Collected data entries
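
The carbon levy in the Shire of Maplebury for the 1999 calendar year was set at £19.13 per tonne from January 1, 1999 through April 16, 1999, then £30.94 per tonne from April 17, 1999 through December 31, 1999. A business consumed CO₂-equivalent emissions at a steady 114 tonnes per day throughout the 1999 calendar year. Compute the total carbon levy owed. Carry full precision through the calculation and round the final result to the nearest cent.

January 1 – April 16, 1999: 106 days × 114 tonnes/day = 12,084 tonnes at £19.13/tonne → £231166.92
April 17 – December 31, 1999: 259 days × 114 tonnes/day = 29,526 tonnes at £30.94/tonne → £913534.44

£1144701.36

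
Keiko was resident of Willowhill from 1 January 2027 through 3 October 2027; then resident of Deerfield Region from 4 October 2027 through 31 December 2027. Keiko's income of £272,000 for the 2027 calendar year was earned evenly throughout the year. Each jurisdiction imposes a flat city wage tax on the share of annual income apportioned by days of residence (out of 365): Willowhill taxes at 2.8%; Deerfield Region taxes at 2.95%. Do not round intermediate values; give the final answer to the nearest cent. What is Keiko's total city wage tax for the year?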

**What the task requires:** Set the entries down again precisely as they were given.

**Output for this task:**
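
The carbon levy in the Shire of Maplebury for the 1999 calendar year was set at £19.13 per tonne from January 1, 1999 through April 16, 1999, then £30.94 per tonne from April 17, 1999 through December 31, 1999. A business consumed CO₂-equivalent emissions at a steady 114 tonnes per day throughout the 1999 calendar year. Compute the total carbon levy owed. Carry full precision through the calculation and round the final result to the nearest cent.

January 1 – April 16, 1999: 106 days × 114 tonnes/day = 12,084 tonnes at £19.13/tonne → £231166.92
April 17 – December 31, 1999: 259 days × 114 tonnes/day = 29,526 tonnes at £30.94/tonne → £913534.44

£1144701.36

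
Keiko was resident of Willowhill from 1 January 2027 through 3 October 2027; then resident of Deerfield Region from 4 October 2027 through 31 December 2027. Keiko's income of £272,000 for the 2027 calendar year was earned evenly throughout the year. Each jurisdiction imposes a flat city wage tax on the share of annual income apportioned by days of residence (out of 365): Willowhill taxes at 2.8%; Deerfield Region taxes at 2.95%. Do not round intermediate values; give the final answer to the nearest cent. What is Keiko's total city wage tax for the year?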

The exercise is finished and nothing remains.